Saved data entries:
::::::::::

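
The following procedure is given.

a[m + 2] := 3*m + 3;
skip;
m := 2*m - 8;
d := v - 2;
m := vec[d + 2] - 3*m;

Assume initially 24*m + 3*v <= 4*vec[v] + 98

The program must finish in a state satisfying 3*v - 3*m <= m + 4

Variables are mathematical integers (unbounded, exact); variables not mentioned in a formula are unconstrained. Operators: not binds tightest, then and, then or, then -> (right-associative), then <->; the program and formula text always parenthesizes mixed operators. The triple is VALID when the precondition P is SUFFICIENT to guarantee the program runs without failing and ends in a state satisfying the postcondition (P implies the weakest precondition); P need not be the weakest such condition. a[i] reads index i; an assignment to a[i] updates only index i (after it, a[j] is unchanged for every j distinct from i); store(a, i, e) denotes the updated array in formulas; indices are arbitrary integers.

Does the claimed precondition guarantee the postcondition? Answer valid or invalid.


Working backward. After the program, the postcondition 3*v - 3*m <= m + 4 must hold; in canonical form it is 3*v <= 4*m + 4.
Before m := vec[d + 2] - 3*m: 12*m + 3*v <= 4*vec[d + 2] + 4
Before d := v - 2: 12*m + 3*v <= 4*vec[v] + 4
Before m := 2*m - 8: 24*m + 3*v <= 4*vec[v] + 100
Before skip: 24*m + 3*v <= 4*vec[v] + 100
Before a[m + 2] := 3*m + 3: 24*m + 3*v <= 4*vec[v] + 100
The weakest precondition is 24*m + 3*v <= 4*vec[v] + 100.
Check whether 24*m + 3*v <= 4*vec[v] + 98 implies it.
Every state satisfying the precondition satisfies the weakest precondition: the implication holds.
Answer: valid


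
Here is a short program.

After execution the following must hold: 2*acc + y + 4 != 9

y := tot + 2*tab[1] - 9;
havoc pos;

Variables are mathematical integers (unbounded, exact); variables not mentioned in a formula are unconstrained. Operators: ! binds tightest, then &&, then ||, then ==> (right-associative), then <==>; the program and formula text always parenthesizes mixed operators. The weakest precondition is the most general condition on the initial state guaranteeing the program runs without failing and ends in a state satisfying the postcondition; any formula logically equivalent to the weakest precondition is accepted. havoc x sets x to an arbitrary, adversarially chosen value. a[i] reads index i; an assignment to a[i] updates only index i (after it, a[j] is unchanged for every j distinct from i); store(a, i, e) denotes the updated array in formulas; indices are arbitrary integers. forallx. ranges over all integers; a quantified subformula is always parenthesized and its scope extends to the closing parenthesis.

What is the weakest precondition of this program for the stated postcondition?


Working backward. After the program, the postcondition 2*acc + y + 4 != 9 must hold; in canonical form it is 2*acc + y != 5.
Before havoc pos: 2*acc + y != 5
Before y := tot + 2*tab[1] - 9: 2*tab[1] + 2*acc + tot != 14
Answer: WP = 2*tab[1] + 2*acc + tot != 14


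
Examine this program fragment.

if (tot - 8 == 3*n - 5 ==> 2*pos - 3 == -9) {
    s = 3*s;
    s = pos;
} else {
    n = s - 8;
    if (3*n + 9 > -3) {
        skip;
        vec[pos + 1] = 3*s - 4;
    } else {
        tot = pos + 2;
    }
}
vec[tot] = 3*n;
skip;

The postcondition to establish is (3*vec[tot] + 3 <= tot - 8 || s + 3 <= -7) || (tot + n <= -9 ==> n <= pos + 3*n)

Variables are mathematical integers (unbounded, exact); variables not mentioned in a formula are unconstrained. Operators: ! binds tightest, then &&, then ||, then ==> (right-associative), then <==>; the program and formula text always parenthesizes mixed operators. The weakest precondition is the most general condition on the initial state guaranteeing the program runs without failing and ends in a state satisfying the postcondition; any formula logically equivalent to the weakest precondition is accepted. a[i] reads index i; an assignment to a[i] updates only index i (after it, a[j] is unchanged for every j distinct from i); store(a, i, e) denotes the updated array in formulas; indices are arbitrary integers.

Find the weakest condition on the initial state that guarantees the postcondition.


Working backward. After the program, the postcondition (3*vec[tot] + 3 <= tot - 8 || s + 3 <= -7) || (tot + n <= -9 ==> n <= pos + 3*n) must hold; in canonical form it is 3*vec[tot] <= tot - 11 || s <= -10 || (n + tot <= -9 ==> 2*n + pos >= 0).
Before skip: 3*vec[tot] <= tot - 11 || s <= -10 || (n + tot <= -9 ==> 2*n + pos >= 0)
Before vec[tot] := 3*n: 3*store(vec, tot, 3*n)[tot] <= tot - 11 || s <= -10 || (n + tot <= -9 ==> 2*n + pos >= 0)
Then branch requires 3*store(vec, tot, 3*n)[tot] <= tot - 11 || pos <= -10 || (n + tot <= -9 ==> 2*n + pos >= 0); else branch requires (3*s > 12 ==> (3*store(store(vec, pos + 1, 3*s - 4), tot, 3*s - 24)[tot] <= tot - 11 || s <= -10 || (s + tot <= -1 ==> pos + 2*s >= 16))) && ((!(3*s > 12)) ==> (3*store(vec, pos + 2, 3*s - 24)[pos + 2] <= pos - 9 || s <= -10 || (pos + s <= -3 ==> pos + 2*s >= 16))).
Before the if: ((tot == 3*n + 3 ==> 2*pos == -6) ==> (3*store(vec, tot, 3*n)[tot] <= tot - 11 || pos <= -10 || (n + tot <= -9 ==> 2*n + pos >= 0))) && ((!(tot == 3*n + 3 ==> 2*pos == -6)) ==> ((3*s > 12 ==> (3*store(store(vec, pos + 1, 3*s - 4), tot, 3*s - 24)[tot] <= tot - 11 || s <= -10 || (s + tot <= -1 ==> pos + 2*s >= 16))) && ((!(3*s > 12)) ==> (3*store(vec, pos + 2, 3*s - 24)[pos + 2] <= pos - 9 || s <= -10 || (pos + s <= -3 ==> pos + 2*s >= 16)))))
Answer: WP = ((tot == 3*n + 3 ==> 2*pos == -6) ==> (3*store(vec, tot, 3*n)[tot] <= tot - 11 || pos <= -10 || (n + tot <= -9 ==> 2*n + pos >= 0))) && ((!(tot == 3*n + 3 ==> 2*pos == -6)) ==> ((3*s > 12 ==> (3*store(store(vec, pos + 1, 3*s - 4), tot, 3*s - 24)[tot] <= tot - 11 || s <= -10 || (s + tot <= -1 ==> pos + 2*s >= 16))) && ((!(3*s > 12)) ==> (3*store(vec, pos + 2, 3*s - 24)[pos + 2] <= pos - 9 || s <= -10 || (pos + s <= -3 ==> pos + 2*s >= 16)))))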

::::::::::

▶ Work required:
Retype, exactly and in full, the lines above from the one containing "After execution the" through the one containing "The postcondition to".

▶ Task solution:
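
After execution the following must hold: 2*acc + y + 4 != 9

y := tot + 2*tab[1] - 9;
havoc pos;

Variables are mathematical integers (unbounded, exact); variables not mentioned in a formula are unconstrained. Operators: ! binds tightest, then &&, then ||, then ==> (right-associative), then <==>; the program and formula text always parenthesizes mixed operators. The weakest precondition is the most general condition on the initial state guaranteeing the program runs without failing and ends in a state satisfying the postcondition; any formula logically equivalent to the weakest precondition is accepted. havoc x sets x to an arbitrary, adversarially chosen value. a[i] reads index i; an assignment to a[i] updates only index i (after it, a[j] is unchanged for every j distinct from i); store(a, i, e) denotes the updated array in formulas; indices are arbitrary integers. forallx. ranges over all integers; a quantified subformula is always parenthesized and its scope extends to the closing parenthesis.

What is the weakest precondition of this program for the stated postcondition?


Working backward. After the program, the postcondition 2*acc + y + 4 != 9 must hold; in canonical form it is 2*acc + y != 5.
Before havoc pos: 2*acc + y != 5
Before y := tot + 2*tab[1] - 9: 2*tab[1] + 2*acc + tot != 14
Answer: WP = 2*tab[1] + 2*acc + tot != 14


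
Examine this program fragment.

if (tot - 8 == 3*n - 5 ==> 2*pos - 3 == -9) {
    s = 3*s;
    s = pos;
} else {
    n = s - 8;
    if (3*n + 9 > -3) {
        skip;
        vec[pos + 1] = 3*s - 4;
    } else {
        tot = pos + 2;
    }
}
vec[tot] = 3*n;
skip;

The postcondition to establish is (3*vec[tot] + 3 <= tot - 8 || s + 3 <= -7) || (tot + n <= -9 ==> n <= pos + 3*n)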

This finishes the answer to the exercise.